• [ACTIVITY] Extract each line from the entries below that has the string "textile" in it.

== Segment start ==

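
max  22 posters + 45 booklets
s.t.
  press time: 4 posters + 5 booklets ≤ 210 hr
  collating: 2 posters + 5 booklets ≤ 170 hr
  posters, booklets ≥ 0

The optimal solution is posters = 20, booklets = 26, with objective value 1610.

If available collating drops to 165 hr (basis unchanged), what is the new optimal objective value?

1575

Both press time and collating are binding at x*.
Dual feasibility on the basic columns requires 4·y_press time + 2·y_collating = 22, 5·y_press time + 5·y_collating = 45.
→ y_press time = 2 and y_collating = 7.
Δz = y_collating·Δb = 7 × (-5) = -35, so new z* = 1610 − 35 = 1575.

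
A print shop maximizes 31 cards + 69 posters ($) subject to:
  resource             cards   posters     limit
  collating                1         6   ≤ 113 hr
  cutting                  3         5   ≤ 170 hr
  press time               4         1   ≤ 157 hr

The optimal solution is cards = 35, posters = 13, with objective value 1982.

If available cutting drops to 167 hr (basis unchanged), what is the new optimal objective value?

1955

Check each constraint at x*: collating 113/113 (tight); cutting 170/170 (tight); press time 153/157 (slack 4).
Slack constraints have shadow price 0 (complementary slackness).
Dual feasibility on the basic columns requires 1·y_collating + 3·y_cutting = 31, 6·y_collating + 5·y_cutting = 69.
→ y_collating = 4 and y_cutting = 9.
Δz = y_cutting·Δb = 9 × (-3) = -27, so new z* = 1982 − 27 = 1955.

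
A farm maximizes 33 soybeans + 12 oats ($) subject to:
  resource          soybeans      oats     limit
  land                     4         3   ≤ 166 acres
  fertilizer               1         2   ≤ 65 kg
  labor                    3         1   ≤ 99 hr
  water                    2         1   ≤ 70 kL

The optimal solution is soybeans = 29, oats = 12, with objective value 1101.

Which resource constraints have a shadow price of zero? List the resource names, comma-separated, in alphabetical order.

fertilizer, land

land: 152/166 (slack 14)
fertilizer: 53/65 (slack 12)
labor: 99/99 (binding)
water: 70/70 (binding)
By complementary slackness, a constraint with positive slack has shadow price 0 → fertilizer, land.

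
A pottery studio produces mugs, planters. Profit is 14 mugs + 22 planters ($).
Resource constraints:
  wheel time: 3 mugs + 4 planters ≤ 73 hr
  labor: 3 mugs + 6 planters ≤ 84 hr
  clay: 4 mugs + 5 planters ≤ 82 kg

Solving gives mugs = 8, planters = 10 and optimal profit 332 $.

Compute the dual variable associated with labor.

Check each constraint at x*: wheel time 64/73 (slack 9); labor 84/84 (tight); clay 82/82 (tight).
Slack constraints have shadow price 0 (complementary slackness).
Dual feasibility on the basic columns requires 3·y_labor + 4·y_clay = 14, 6·y_labor + 5·y_clay = 22.
This yields shadow prices y_labor = 2, y_clay = 2.
Shadow price of labor = 2.

2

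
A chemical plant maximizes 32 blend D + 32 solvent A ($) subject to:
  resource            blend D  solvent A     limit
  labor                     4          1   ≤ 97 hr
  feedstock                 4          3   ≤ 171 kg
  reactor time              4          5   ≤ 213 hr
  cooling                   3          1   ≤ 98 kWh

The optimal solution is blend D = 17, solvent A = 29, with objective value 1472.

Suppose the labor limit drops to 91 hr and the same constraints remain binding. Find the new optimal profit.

1460

At the optimum: labor uses 97 of 97 (binding); feedstock uses 155 of 171 (slack = 16); reactor time uses 213 of 213 (binding); cooling uses 80 of 98 (slack = 18).
By complementary slackness, y = 0 for the non-binding constraints.
From A_Bᵀ y = c: 4·y_labor + 4·y_reactor time = 32; 1·y_labor + 5·y_reactor time = 32.
This yields shadow prices y_labor = 2, y_reactor time = 6.
Δz = y_labor·Δb = 2 × (-6) = -12, so new z* = 1472 − 12 = 1460.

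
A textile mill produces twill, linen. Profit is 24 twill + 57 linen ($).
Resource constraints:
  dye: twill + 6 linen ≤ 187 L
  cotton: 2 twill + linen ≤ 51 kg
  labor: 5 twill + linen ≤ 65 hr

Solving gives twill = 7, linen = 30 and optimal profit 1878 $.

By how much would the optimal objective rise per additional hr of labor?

3

Binding: dye and labor. Non-binding: cotton (7 unused).
Slack constraints have shadow price 0 (complementary slackness).
Dual feasibility on the basic columns requires 1·y_dye + 5·y_labor = 24, 6·y_dye + 1·y_labor = 57.
This yields shadow prices y_dye = 9, y_labor = 3.
Shadow price of labor = 3.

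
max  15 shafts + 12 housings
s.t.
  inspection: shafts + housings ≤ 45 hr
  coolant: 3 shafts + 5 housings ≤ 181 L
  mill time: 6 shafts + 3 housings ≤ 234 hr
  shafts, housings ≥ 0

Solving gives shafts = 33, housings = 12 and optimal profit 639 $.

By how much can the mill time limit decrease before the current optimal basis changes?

33

Binding constraints: inspection, mill time. The basis is B = [[1,1],[6,3]] with det -3.
Per unit decrease in mill time, x* moves by d = (-0.3333, 0.3333).
The basis stays optimal until coolant becomes binding; allowable decrease = 33 hr.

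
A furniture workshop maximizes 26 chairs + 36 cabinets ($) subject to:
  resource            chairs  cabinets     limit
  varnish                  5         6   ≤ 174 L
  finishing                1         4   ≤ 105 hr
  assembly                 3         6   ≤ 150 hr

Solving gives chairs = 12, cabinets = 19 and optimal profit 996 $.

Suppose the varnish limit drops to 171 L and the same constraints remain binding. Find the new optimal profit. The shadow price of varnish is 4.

984

Δb = -3, so new z* = 996 + (4)·(-3) = 996 − 12 = 984.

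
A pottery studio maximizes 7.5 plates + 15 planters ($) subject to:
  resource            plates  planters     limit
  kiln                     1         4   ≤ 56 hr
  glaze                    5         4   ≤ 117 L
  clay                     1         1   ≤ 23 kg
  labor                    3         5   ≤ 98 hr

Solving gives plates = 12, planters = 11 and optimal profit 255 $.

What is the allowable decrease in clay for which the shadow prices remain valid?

9

Binding constraints: kiln, clay. The basis is B = [[1,4],[1,1]] with det -3.
Per unit decrease in clay, x* moves by d = (-1.3333, 0.3333).
The basis stays optimal until plates reaches 0; allowable decrease = 9 kg.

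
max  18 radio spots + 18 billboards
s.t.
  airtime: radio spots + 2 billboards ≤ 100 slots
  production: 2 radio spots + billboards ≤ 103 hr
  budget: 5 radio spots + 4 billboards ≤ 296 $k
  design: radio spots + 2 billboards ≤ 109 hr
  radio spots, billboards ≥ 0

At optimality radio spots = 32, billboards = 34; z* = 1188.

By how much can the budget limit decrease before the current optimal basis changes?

96

Binding constraints: airtime, budget. The basis is B = [[1,2],[5,4]] with det -6.
Per unit decrease in budget, x* moves by d = (-0.3333, 0.1667).
The basis stays optimal until radio spots reaches 0; allowable decrease = 96 $k.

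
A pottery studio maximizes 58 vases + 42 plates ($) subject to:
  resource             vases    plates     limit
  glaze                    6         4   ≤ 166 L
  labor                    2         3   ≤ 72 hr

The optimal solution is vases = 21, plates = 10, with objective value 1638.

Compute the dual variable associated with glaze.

Check each constraint at x*: glaze 166/166 (tight); labor 72/72 (tight).
The binding rows give the dual system: 6·y_glaze + 2·y_labor = 58 and 4·y_glaze + 3·y_labor = 42.
Solving: y_glaze = 9, y_labor = 2.
Shadow price of glaze = 9.

9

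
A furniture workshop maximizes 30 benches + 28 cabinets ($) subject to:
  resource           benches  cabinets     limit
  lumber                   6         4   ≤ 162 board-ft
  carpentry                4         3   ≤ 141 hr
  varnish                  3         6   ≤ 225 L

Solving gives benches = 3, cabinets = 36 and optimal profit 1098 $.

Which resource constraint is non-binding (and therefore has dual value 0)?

carpentry

lumber: 162/162 (binding)
carpentry: 120/141 (slack 21)
varnish: 225/225 (binding)
By complementary slackness, a constraint with positive slack has shadow price 0 → carpentry.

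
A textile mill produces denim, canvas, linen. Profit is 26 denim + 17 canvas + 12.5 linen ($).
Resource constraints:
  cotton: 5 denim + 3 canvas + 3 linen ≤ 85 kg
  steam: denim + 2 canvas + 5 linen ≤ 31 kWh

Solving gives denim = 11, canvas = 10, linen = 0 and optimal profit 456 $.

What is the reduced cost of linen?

Both cotton and steam are binding at x*.
The binding rows give the dual system: 5·y_cotton + 1·y_steam = 26 and 3·y_cotton + 2·y_steam = 17.
This yields shadow prices y_cotton = 5, y_steam = 1.
Reduced cost of linen: c₃ − yᵀa₃ = 12.5 − (5·3 + 1·5) = 12.5 − 20 = -7.5.

-7.5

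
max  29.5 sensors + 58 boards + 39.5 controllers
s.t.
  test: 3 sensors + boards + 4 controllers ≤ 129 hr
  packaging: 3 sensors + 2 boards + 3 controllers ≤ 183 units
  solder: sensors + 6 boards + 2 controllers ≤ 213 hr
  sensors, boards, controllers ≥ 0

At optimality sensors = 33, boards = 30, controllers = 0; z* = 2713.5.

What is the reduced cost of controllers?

-5.5

At the optimum: test uses 129 of 129 (binding); packaging uses 159 of 183 (slack = 24); solder uses 213 of 213 (binding).
By complementary slackness, y = 0 for the non-binding constraint.
Dual feasibility on the basic columns requires 3·y_test + 1·y_solder = 29.5, 1·y_test + 6·y_solder = 58.
This yields shadow prices y_test = 7, y_solder = 8.5.
Reduced cost of controllers: c₃ − yᵀa₃ = 39.5 − (7·4 + 8.5·2) = 39.5 − 45 = -5.5.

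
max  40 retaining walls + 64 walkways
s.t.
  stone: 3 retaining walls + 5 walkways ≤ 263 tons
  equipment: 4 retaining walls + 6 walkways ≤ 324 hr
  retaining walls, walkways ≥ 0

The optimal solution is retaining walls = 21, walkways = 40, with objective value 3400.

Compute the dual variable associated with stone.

8

Check each constraint at x*: stone 263/263 (tight); equipment 324/324 (tight).
Dual feasibility on the basic columns requires 3·y_stone + 4·y_equipment = 40, 5·y_stone + 6·y_equipment = 64.
This yields shadow prices y_stone = 8, y_equipment = 4.
Shadow price of stone = 8.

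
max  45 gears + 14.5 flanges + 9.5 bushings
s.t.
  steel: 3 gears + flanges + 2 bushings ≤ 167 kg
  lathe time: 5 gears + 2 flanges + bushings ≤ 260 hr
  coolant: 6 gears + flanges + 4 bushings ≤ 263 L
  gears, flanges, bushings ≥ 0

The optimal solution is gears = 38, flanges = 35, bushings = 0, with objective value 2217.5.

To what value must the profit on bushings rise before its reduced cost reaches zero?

16

At the optimum: steel uses 149 of 167 (slack = 18); lathe time uses 260 of 260 (binding); coolant uses 263 of 263 (binding).
Slack constraints have shadow price 0 (complementary slackness).
From A_Bᵀ y = c: 5·y_lathe time + 6·y_coolant = 45; 2·y_lathe time + 1·y_coolant = 14.5.
Solving: y_lathe time = 6, y_coolant = 2.5.
bushings enters the basis when its profit ≥ yᵀa₃ = 6·1 + 2.5·4 = 16.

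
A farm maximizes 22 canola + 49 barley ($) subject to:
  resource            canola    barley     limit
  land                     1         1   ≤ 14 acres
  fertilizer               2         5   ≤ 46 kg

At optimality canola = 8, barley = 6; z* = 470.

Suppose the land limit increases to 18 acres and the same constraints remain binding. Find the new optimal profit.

Both land and fertilizer are binding at x*.
From A_Bᵀ y = c: 1·y_land + 2·y_fertilizer = 22; 1·y_land + 5·y_fertilizer = 49.
This yields shadow prices y_land = 4, y_fertilizer = 9.
Δz = y_land·Δb = 4 × (4) = 16, so new z* = 470 + 16 = 486.

486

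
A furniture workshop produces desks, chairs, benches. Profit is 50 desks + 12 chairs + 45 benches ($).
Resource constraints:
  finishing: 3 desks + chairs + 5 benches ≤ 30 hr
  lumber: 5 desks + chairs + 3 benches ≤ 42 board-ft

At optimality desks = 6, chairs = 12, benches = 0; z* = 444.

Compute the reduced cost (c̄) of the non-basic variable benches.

-1

Check each constraint at x*: finishing 30/30 (tight); lumber 42/42 (tight).
The binding rows give the dual system: 3·y_finishing + 5·y_lumber = 50 and 1·y_finishing + 1·y_lumber = 12.
Solving: y_finishing = 5, y_lumber = 7.
Reduced cost of benches: c₃ − yᵀa₃ = 45 − (5·5 + 7·3) = 45 − 46 = -1.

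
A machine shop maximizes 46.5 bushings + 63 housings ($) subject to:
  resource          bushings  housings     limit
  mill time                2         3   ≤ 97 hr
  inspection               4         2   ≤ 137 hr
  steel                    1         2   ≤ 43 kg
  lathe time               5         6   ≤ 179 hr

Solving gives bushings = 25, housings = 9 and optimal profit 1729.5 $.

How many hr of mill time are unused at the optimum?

mill time used = 2·25 + 3·9 = 77; slack = 97 − 77 = 20.

20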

== Segment end ==

• [ANSWER TO THE EXERCISE]
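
A textile mill produces twill, linen. Profit is 24 twill + 57 linen ($).
A textile mill produces denim, canvas, linen. Profit is 26 denim + 17 canvas + 12.5 linen ($).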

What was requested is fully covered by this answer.